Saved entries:
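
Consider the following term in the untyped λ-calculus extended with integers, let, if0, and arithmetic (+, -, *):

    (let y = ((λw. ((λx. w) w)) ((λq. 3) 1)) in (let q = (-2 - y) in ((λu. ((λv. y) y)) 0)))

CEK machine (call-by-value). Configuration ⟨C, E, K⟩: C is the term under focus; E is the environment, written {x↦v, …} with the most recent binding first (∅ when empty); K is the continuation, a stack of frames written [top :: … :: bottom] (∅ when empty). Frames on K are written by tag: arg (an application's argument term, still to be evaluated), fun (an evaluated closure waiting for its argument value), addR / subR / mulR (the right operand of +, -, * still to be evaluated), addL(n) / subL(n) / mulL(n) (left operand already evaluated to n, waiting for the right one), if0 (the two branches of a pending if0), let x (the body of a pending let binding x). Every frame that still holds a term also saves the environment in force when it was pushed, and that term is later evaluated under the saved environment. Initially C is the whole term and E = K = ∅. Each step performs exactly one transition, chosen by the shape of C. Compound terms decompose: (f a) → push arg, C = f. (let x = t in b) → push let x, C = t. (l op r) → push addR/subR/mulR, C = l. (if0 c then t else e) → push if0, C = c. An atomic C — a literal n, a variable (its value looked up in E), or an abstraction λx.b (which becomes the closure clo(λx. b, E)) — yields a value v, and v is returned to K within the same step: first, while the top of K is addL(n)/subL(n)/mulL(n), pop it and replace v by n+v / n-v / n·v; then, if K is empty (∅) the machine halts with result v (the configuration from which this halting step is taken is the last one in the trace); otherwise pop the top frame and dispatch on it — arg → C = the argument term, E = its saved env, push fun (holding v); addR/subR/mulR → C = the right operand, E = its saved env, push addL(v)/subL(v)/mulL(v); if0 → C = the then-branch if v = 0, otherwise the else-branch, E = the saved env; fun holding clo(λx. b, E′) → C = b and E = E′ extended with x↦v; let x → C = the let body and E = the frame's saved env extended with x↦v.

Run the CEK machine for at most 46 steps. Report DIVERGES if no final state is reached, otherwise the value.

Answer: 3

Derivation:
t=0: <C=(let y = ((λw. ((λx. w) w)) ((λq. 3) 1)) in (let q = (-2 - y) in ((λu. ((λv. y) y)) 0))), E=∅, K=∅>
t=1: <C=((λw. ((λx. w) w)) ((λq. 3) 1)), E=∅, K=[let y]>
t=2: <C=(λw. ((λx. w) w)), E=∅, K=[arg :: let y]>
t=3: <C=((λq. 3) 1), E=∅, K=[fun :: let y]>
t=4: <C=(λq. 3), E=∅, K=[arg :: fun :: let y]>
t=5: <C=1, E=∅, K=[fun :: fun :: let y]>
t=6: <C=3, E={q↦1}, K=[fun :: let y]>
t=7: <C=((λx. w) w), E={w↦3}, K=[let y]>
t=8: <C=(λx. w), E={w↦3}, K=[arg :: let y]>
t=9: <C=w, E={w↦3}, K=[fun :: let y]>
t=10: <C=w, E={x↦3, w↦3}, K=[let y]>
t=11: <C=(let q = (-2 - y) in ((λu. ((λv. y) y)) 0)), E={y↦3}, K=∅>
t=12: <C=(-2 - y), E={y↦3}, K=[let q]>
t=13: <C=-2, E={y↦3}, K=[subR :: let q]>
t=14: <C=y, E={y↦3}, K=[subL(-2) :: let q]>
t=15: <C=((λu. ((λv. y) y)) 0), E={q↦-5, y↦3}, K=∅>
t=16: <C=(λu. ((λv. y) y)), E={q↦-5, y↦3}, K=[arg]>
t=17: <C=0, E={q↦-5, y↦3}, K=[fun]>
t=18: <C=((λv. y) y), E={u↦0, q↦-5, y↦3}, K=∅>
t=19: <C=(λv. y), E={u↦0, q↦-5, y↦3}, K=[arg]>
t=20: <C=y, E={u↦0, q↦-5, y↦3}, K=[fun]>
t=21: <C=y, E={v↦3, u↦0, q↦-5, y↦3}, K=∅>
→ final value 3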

* **Task description**
Quote all of the entries verbatim.

* **Expected output**
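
Consider the following term in the untyped λ-calculus extended with integers, let, if0, and arithmetic (+, -, *):

    (let y = ((λw. ((λx. w) w)) ((λq. 3) 1)) in (let q = (-2 - y) in ((λu. ((λv. y) y)) 0)))

CEK machine (call-by-value). Configuration ⟨C, E, K⟩: C is the term under focus; E is the environment, written {x↦v, …} with the most recent binding first (∅ when empty); K is the continuation, a stack of frames written [top :: … :: bottom] (∅ when empty). Frames on K are written by tag: arg (an application's argument term, still to be evaluated), fun (an evaluated closure waiting for its argument value), addR / subR / mulR (the right operand of +, -, * still to be evaluated), addL(n) / subL(n) / mulL(n) (left operand already evaluated to n, waiting for the right one), if0 (the two branches of a pending if0), let x (the body of a pending let binding x). Every frame that still holds a term also saves the environment in force when it was pushed, and that term is later evaluated under the saved environment. Initially C is the whole term and E = K = ∅. Each step performs exactly one transition, chosen by the shape of C. Compound terms decompose: (f a) → push arg, C = f. (let x = t in b) → push let x, C = t. (l op r) → push addR/subR/mulR, C = l. (if0 c then t else e) → push if0, C = c. An atomic C — a literal n, a variable (its value looked up in E), or an abstraction λx.b (which becomes the closure clo(λx. b, E)) — yields a value v, and v is returned to K within the same step: first, while the top of K is addL(n)/subL(n)/mulL(n), pop it and replace v by n+v / n-v / n·v; then, if K is empty (∅) the machine halts with result v (the configuration from which this halting step is taken is the last one in the trace); otherwise pop the top frame and dispatch on it — arg → C = the argument term, E = its saved env, push fun (holding v); addR/subR/mulR → C = the right operand, E = its saved env, push addL(v)/subL(v)/mulL(v); if0 → C = the then-branch if v = 0, otherwise the else-branch, E = the saved env; fun holding clo(λx. b, E′) → C = b and E = E′ extended with x↦v; let x → C = the let body and E = the frame's saved env extended with x↦v.

Run the CEK machine for at most 46 steps. Report DIVERGES if no final state is reached, otherwise the value.

Answer: 3

Derivation:
t=0: <C=(let y = ((λw. ((λx. w) w)) ((λq. 3) 1)) in (let q = (-2 - y) in ((λu. ((λv. y) y)) 0))), E=∅, K=∅>
t=1: <C=((λw. ((λx. w) w)) ((λq. 3) 1)), E=∅, K=[let y]>
t=2: <C=(λw. ((λx. w) w)), E=∅, K=[arg :: let y]>
t=3: <C=((λq. 3) 1), E=∅, K=[fun :: let y]>
t=4: <C=(λq. 3), E=∅, K=[arg :: fun :: let y]>
t=5: <C=1, E=∅, K=[fun :: fun :: let y]>
t=6: <C=3, E={q↦1}, K=[fun :: let y]>
t=7: <C=((λx. w) w), E={w↦3}, K=[let y]>
t=8: <C=(λx. w), E={w↦3}, K=[arg :: let y]>
t=9: <C=w, E={w↦3}, K=[fun :: let y]>
t=10: <C=w, E={x↦3, w↦3}, K=[let y]>
t=11: <C=(let q = (-2 - y) in ((λu. ((λv. y) y)) 0)), E={y↦3}, K=∅>
t=12: <C=(-2 - y), E={y↦3}, K=[let q]>
t=13: <C=-2, E={y↦3}, K=[subR :: let q]>
t=14: <C=y, E={y↦3}, K=[subL(-2) :: let q]>
t=15: <C=((λu. ((λv. y) y)) 0), E={q↦-5, y↦3}, K=∅>
t=16: <C=(λu. ((λv. y) y)), E={q↦-5, y↦3}, K=[arg]>
t=17: <C=0, E={q↦-5, y↦3}, K=[fun]>
t=18: <C=((λv. y) y), E={u↦0, q↦-5, y↦3}, K=∅>
t=19: <C=(λv. y), E={u↦0, q↦-5, y↦3}, K=[arg]>
t=20: <C=y, E={u↦0, q↦-5, y↦3}, K=[fun]>
t=21: <C=y, E={v↦3, u↦0, q↦-5, y↦3}, K=∅>
→ final value 3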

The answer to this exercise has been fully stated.